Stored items
# # # #
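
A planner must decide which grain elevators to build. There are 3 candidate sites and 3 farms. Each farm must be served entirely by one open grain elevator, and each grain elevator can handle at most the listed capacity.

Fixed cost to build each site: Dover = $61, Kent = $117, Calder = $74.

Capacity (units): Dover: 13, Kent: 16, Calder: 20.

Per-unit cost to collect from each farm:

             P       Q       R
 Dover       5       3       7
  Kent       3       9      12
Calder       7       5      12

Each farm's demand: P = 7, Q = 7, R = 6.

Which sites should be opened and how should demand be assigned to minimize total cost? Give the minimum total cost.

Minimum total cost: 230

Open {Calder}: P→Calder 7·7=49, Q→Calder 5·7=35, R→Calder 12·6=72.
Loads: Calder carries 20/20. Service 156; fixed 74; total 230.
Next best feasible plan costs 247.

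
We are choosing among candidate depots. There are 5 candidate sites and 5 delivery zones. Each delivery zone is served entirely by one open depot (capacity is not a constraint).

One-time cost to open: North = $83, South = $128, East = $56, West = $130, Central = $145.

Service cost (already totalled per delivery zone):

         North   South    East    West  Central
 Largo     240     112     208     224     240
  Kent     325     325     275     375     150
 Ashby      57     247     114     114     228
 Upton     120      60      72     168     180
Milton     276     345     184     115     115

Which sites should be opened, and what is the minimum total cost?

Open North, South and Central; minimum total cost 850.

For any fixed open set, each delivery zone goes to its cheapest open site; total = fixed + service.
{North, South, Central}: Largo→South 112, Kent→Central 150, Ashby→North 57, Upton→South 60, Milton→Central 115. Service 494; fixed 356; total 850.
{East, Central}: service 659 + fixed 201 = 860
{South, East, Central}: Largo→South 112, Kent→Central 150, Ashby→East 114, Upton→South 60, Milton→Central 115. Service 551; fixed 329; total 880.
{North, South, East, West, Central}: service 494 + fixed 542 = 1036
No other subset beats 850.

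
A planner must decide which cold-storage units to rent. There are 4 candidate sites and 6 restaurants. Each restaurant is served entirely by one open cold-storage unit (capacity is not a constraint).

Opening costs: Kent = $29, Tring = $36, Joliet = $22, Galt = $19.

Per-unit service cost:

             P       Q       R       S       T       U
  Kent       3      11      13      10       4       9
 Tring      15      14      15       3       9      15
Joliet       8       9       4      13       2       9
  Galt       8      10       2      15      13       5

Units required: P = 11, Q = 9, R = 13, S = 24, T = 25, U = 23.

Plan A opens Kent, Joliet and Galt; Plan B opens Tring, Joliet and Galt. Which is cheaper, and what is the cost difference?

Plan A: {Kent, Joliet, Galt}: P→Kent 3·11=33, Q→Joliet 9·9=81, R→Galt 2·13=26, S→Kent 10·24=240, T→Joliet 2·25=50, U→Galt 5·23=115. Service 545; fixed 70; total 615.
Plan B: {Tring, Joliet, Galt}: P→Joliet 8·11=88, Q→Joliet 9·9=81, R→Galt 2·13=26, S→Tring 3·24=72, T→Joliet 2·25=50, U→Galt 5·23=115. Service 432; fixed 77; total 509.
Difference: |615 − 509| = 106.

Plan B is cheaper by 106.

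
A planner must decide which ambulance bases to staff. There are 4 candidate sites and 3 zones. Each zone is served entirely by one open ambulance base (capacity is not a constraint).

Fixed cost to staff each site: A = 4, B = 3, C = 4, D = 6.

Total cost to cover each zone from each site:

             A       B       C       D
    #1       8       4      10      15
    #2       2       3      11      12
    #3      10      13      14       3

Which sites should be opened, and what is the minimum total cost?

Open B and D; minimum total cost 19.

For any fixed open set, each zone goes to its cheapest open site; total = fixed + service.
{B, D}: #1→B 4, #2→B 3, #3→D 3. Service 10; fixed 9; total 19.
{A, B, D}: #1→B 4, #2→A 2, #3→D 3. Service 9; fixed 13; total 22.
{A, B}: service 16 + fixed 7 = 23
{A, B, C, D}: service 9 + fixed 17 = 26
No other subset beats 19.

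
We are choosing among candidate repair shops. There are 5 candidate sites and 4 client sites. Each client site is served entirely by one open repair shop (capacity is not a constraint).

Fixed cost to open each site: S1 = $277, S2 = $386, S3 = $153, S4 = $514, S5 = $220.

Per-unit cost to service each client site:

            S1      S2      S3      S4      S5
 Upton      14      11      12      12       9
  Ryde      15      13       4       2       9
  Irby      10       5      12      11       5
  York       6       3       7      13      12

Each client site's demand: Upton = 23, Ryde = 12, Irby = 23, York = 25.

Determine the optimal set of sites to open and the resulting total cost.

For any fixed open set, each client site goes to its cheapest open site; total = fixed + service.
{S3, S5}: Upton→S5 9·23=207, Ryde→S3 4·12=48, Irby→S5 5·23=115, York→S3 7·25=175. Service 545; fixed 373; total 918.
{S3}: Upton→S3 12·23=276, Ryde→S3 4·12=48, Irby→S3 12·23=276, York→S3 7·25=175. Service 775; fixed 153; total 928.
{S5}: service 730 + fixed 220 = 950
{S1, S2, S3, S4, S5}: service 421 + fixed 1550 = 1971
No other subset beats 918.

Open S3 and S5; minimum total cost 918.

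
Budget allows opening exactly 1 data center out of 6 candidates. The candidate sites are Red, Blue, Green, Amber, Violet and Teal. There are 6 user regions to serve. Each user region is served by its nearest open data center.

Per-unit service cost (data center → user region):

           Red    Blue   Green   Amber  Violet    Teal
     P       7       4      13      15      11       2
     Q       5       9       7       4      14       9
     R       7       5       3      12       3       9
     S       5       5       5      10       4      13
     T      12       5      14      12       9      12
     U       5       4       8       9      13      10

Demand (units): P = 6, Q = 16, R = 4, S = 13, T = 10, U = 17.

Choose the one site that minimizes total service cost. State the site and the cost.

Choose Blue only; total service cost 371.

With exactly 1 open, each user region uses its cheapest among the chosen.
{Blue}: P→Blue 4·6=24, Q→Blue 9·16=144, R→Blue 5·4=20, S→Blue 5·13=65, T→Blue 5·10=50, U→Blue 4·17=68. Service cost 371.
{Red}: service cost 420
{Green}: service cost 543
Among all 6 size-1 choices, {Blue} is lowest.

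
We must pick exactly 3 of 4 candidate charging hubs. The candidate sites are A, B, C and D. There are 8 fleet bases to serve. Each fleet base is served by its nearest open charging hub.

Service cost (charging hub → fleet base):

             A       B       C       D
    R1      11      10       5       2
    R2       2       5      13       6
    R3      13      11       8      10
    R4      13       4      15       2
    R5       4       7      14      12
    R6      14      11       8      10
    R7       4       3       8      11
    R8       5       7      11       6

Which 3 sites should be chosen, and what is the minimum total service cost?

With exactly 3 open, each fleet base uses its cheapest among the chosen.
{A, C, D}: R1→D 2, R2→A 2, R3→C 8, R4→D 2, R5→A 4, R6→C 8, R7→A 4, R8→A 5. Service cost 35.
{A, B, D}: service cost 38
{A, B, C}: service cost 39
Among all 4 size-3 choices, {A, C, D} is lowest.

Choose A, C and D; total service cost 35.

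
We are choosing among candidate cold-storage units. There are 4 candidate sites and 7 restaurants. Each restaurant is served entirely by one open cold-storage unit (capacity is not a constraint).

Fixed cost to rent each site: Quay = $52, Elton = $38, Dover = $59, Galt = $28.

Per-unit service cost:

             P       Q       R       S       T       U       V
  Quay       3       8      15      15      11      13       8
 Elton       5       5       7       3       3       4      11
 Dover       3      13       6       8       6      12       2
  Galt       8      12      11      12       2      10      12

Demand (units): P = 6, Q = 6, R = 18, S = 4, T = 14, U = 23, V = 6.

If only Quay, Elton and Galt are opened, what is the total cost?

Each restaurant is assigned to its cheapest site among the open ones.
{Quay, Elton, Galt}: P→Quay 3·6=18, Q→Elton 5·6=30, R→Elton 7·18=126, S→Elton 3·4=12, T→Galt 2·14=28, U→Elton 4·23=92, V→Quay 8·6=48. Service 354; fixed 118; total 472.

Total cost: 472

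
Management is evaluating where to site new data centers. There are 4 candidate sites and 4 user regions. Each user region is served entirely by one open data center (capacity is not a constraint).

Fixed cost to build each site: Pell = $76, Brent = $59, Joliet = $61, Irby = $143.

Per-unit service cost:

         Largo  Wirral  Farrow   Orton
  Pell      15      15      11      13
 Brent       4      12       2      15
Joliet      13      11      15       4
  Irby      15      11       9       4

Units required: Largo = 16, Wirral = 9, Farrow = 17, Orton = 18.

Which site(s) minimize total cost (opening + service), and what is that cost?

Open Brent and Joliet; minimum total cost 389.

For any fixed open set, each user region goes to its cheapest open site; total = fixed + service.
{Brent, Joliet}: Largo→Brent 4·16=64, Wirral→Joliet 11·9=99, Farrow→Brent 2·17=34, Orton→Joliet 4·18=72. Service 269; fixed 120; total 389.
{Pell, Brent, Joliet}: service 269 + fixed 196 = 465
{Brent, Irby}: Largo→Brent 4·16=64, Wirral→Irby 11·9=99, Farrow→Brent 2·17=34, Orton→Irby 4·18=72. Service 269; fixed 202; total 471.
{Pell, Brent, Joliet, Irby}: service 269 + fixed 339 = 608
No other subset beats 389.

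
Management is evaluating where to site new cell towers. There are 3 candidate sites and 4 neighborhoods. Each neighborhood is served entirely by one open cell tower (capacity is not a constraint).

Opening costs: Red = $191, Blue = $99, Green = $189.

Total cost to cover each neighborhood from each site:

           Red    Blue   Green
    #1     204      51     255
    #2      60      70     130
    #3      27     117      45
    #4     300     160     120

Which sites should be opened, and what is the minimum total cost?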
# # # #
## [What you need to do]
Give again exactly, and only, the lines above starting at the one with "Which 3 sites" and ending at the one with "Units required: Largo".

## [Problem solution]
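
Which 3 sites should be chosen, and what is the minimum total service cost?

With exactly 3 open, each fleet base uses its cheapest among the chosen.
{A, C, D}: R1→D 2, R2→A 2, R3→C 8, R4→D 2, R5→A 4, R6→C 8, R7→A 4, R8→A 5. Service cost 35.
{A, B, D}: service cost 38
{A, B, C}: service cost 39
Among all 4 size-3 choices, {A, C, D} is lowest.

Choose A, C and D; total service cost 35.

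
We are choosing among candidate cold-storage units. There are 4 candidate sites and 7 restaurants. Each restaurant is served entirely by one open cold-storage unit (capacity is not a constraint).

Fixed cost to rent each site: Quay = $52, Elton = $38, Dover = $59, Galt = $28.

Per-unit service cost:

             P       Q       R       S       T       U       V
  Quay       3       8      15      15      11      13       8
 Elton       5       5       7       3       3       4      11
 Dover       3      13       6       8       6      12       2
  Galt       8      12      11      12       2      10      12

Demand (units): P = 6, Q = 6, R = 18, S = 4, T = 14, U = 23, V = 6.

If only Quay, Elton and Galt are opened, what is the total cost?

Each restaurant is assigned to its cheapest site among the open ones.
{Quay, Elton, Galt}: P→Quay 3·6=18, Q→Elton 5·6=30, R→Elton 7·18=126, S→Elton 3·4=12, T→Galt 2·14=28, U→Elton 4·23=92, V→Quay 8·6=48. Service 354; fixed 118; total 472.

Total cost: 472

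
Management is evaluating where to site new data centers. There are 4 candidate sites and 4 user regions. Each user region is served entirely by one open data center (capacity is not a constraint).

Fixed cost to build each site: Pell = $76, Brent = $59, Joliet = $61, Irby = $143.

Per-unit service cost:

         Largo  Wirral  Farrow   Orton
  Pell      15      15      11      13
 Brent       4      12       2      15
Joliet      13      11      15       4
  Irby      15      11       9       4

Units required: Largo = 16, Wirral = 9, Farrow = 17, Orton = 18.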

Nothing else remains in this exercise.